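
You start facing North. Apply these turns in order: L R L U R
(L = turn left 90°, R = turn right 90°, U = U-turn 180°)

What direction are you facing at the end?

Answer: Final heading: South

Derivation:
Start: North
  L (left (90° counter-clockwise)) -> West
  R (right (90° clockwise)) -> North
  L (left (90° counter-clockwise)) -> West
  U (U-turn (180°)) -> East
  R (right (90° clockwise)) -> South
Final: South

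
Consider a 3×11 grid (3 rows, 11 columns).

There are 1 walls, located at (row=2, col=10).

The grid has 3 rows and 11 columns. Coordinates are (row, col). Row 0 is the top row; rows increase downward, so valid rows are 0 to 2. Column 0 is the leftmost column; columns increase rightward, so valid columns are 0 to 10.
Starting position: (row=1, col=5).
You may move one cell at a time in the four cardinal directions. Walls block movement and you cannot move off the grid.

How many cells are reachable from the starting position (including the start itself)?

Answer: Reachable cells: 32

Derivation:
BFS flood-fill from (row=1, col=5):
  Distance 0: (row=1, col=5)
  Distance 1: (row=0, col=5), (row=1, col=4), (row=1, col=6), (row=2, col=5)
  Distance 2: (row=0, col=4), (row=0, col=6), (row=1, col=3), (row=1, col=7), (row=2, col=4), (row=2, col=6)
  Distance 3: (row=0, col=3), (row=0, col=7), (row=1, col=2), (row=1, col=8), (row=2, col=3), (row=2, col=7)
  Distance 4: (row=0, col=2), (row=0, col=8), (row=1, col=1), (row=1, col=9), (row=2, col=2), (row=2, col=8)
  Distance 5: (row=0, col=1), (row=0, col=9), (row=1, col=0), (row=1, col=10), (row=2, col=1), (row=2, col=9)
  Distance 6: (row=0, col=0), (row=0, col=10), (row=2, col=0)
Total reachable: 32 (grid has 32 open cells total)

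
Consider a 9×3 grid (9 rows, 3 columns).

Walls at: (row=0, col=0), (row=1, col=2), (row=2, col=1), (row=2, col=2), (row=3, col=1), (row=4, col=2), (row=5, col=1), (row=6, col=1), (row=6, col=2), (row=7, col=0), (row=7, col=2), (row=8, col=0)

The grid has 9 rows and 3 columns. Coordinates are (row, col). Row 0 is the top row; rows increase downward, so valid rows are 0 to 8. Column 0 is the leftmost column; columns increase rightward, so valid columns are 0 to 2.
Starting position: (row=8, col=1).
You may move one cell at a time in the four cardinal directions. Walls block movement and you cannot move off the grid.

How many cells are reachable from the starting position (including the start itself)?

Answer: Reachable cells: 3

Derivation:
BFS flood-fill from (row=8, col=1):
  Distance 0: (row=8, col=1)
  Distance 1: (row=7, col=1), (row=8, col=2)
Total reachable: 3 (grid has 15 open cells total)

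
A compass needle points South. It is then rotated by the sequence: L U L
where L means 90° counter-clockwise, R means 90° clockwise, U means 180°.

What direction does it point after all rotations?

Start: South
  L (left (90° counter-clockwise)) -> East
  U (U-turn (180°)) -> West
  L (left (90° counter-clockwise)) -> South
Final: South

Answer: Final heading: South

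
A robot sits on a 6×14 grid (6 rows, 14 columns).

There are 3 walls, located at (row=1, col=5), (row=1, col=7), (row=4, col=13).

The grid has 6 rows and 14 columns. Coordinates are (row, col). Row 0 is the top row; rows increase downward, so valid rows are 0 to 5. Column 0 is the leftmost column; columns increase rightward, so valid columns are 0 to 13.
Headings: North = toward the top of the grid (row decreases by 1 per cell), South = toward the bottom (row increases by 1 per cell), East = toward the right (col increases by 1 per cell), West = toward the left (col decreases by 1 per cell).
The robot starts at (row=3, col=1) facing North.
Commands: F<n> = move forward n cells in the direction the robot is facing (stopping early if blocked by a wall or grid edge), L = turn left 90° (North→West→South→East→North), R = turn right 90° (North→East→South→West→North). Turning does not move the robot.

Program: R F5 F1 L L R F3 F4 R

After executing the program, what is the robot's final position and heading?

Start: (row=3, col=1), facing North
  R: turn right, now facing East
  F5: move forward 5, now at (row=3, col=6)
  F1: move forward 1, now at (row=3, col=7)
  L: turn left, now facing North
  L: turn left, now facing West
  R: turn right, now facing North
  F3: move forward 1/3 (blocked), now at (row=2, col=7)
  F4: move forward 0/4 (blocked), now at (row=2, col=7)
  R: turn right, now facing East
Final: (row=2, col=7), facing East

Answer: Final position: (row=2, col=7), facing East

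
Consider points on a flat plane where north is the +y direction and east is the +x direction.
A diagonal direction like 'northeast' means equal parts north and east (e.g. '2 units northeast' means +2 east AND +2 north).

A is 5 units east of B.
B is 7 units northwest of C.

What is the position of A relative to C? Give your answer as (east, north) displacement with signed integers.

Place C at the origin (east=0, north=0).
  B is 7 units northwest of C: delta (east=-7, north=+7); B at (east=-7, north=7).
  A is 5 units east of B: delta (east=+5, north=+0); A at (east=-2, north=7).
Therefore A relative to C: (east=-2, north=7).

Answer: A is at (east=-2, north=7) relative to C.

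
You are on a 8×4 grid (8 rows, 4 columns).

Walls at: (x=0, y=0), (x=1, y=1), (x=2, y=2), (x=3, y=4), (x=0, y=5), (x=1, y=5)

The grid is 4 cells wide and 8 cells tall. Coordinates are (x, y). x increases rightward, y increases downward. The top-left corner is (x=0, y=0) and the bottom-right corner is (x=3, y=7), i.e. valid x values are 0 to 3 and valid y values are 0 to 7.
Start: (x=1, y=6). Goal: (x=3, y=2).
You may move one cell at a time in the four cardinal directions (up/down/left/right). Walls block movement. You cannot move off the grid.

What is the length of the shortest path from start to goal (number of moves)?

Answer: Shortest path length: 6

Derivation:
BFS from (x=1, y=6) until reaching (x=3, y=2):
  Distance 0: (x=1, y=6)
  Distance 1: (x=0, y=6), (x=2, y=6), (x=1, y=7)
  Distance 2: (x=2, y=5), (x=3, y=6), (x=0, y=7), (x=2, y=7)
  Distance 3: (x=2, y=4), (x=3, y=5), (x=3, y=7)
  Distance 4: (x=2, y=3), (x=1, y=4)
  Distance 5: (x=1, y=3), (x=3, y=3), (x=0, y=4)
  Distance 6: (x=1, y=2), (x=3, y=2), (x=0, y=3)  <- goal reached here
One shortest path (6 moves): (x=1, y=6) -> (x=2, y=6) -> (x=2, y=5) -> (x=2, y=4) -> (x=2, y=3) -> (x=3, y=3) -> (x=3, y=2)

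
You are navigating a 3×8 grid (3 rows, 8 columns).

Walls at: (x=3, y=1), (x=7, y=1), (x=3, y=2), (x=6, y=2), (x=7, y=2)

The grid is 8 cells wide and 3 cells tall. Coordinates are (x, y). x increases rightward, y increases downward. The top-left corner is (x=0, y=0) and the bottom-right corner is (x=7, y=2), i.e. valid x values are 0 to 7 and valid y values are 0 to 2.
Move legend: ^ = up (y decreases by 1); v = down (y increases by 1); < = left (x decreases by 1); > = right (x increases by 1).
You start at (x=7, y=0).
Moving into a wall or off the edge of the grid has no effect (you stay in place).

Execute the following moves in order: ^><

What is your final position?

Answer: Final position: (x=6, y=0)

Derivation:
Start: (x=7, y=0)
  ^ (up): blocked, stay at (x=7, y=0)
  > (right): blocked, stay at (x=7, y=0)
  < (left): (x=7, y=0) -> (x=6, y=0)
Final: (x=6, y=0)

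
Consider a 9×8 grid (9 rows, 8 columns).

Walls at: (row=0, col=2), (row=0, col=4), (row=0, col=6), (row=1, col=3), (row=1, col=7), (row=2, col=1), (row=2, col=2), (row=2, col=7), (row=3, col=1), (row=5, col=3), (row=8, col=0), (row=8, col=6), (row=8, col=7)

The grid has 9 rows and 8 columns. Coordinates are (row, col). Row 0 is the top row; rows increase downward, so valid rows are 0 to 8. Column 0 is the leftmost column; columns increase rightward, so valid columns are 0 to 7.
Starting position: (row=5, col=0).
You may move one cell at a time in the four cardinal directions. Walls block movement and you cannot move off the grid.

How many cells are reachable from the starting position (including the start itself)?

BFS flood-fill from (row=5, col=0):
  Distance 0: (row=5, col=0)
  Distance 1: (row=4, col=0), (row=5, col=1), (row=6, col=0)
  Distance 2: (row=3, col=0), (row=4, col=1), (row=5, col=2), (row=6, col=1), (row=7, col=0)
  Distance 3: (row=2, col=0), (row=4, col=2), (row=6, col=2), (row=7, col=1)
  Distance 4: (row=1, col=0), (row=3, col=2), (row=4, col=3), (row=6, col=3), (row=7, col=2), (row=8, col=1)
  Distance 5: (row=0, col=0), (row=1, col=1), (row=3, col=3), (row=4, col=4), (row=6, col=4), (row=7, col=3), (row=8, col=2)
  Distance 6: (row=0, col=1), (row=1, col=2), (row=2, col=3), (row=3, col=4), (row=4, col=5), (row=5, col=4), (row=6, col=5), (row=7, col=4), (row=8, col=3)
  Distance 7: (row=2, col=4), (row=3, col=5), (row=4, col=6), (row=5, col=5), (row=6, col=6), (row=7, col=5), (row=8, col=4)
  Distance 8: (row=1, col=4), (row=2, col=5), (row=3, col=6), (row=4, col=7), (row=5, col=6), (row=6, col=7), (row=7, col=6), (row=8, col=5)
  Distance 9: (row=1, col=5), (row=2, col=6), (row=3, col=7), (row=5, col=7), (row=7, col=7)
  Distance 10: (row=0, col=5), (row=1, col=6)
Total reachable: 57 (grid has 59 open cells total)

Answer: Reachable cells: 57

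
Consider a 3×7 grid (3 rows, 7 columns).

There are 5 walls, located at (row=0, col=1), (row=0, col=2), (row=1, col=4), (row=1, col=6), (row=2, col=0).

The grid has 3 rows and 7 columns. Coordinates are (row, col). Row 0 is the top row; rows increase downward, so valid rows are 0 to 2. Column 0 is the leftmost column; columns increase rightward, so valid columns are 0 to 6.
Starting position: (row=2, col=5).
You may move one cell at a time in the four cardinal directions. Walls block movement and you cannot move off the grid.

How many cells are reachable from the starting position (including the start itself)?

Answer: Reachable cells: 16

Derivation:
BFS flood-fill from (row=2, col=5):
  Distance 0: (row=2, col=5)
  Distance 1: (row=1, col=5), (row=2, col=4), (row=2, col=6)
  Distance 2: (row=0, col=5), (row=2, col=3)
  Distance 3: (row=0, col=4), (row=0, col=6), (row=1, col=3), (row=2, col=2)
  Distance 4: (row=0, col=3), (row=1, col=2), (row=2, col=1)
  Distance 5: (row=1, col=1)
  Distance 6: (row=1, col=0)
  Distance 7: (row=0, col=0)
Total reachable: 16 (grid has 16 open cells total)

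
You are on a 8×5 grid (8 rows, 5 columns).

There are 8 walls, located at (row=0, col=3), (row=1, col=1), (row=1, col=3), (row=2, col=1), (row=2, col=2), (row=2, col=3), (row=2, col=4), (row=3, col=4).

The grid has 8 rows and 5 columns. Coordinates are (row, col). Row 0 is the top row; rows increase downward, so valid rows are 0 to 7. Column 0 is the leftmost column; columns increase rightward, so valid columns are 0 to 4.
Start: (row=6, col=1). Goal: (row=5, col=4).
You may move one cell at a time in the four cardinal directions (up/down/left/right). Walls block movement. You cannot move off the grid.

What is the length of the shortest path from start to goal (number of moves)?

BFS from (row=6, col=1) until reaching (row=5, col=4):
  Distance 0: (row=6, col=1)
  Distance 1: (row=5, col=1), (row=6, col=0), (row=6, col=2), (row=7, col=1)
  Distance 2: (row=4, col=1), (row=5, col=0), (row=5, col=2), (row=6, col=3), (row=7, col=0), (row=7, col=2)
  Distance 3: (row=3, col=1), (row=4, col=0), (row=4, col=2), (row=5, col=3), (row=6, col=4), (row=7, col=3)
  Distance 4: (row=3, col=0), (row=3, col=2), (row=4, col=3), (row=5, col=4), (row=7, col=4)  <- goal reached here
One shortest path (4 moves): (row=6, col=1) -> (row=6, col=2) -> (row=6, col=3) -> (row=6, col=4) -> (row=5, col=4)

Answer: Shortest path length: 4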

########################################

#### WORK ITEM:
Please report how many lines of the entries above contain the string "tall". Reply with only the number.

#### RESULT BELOW:
2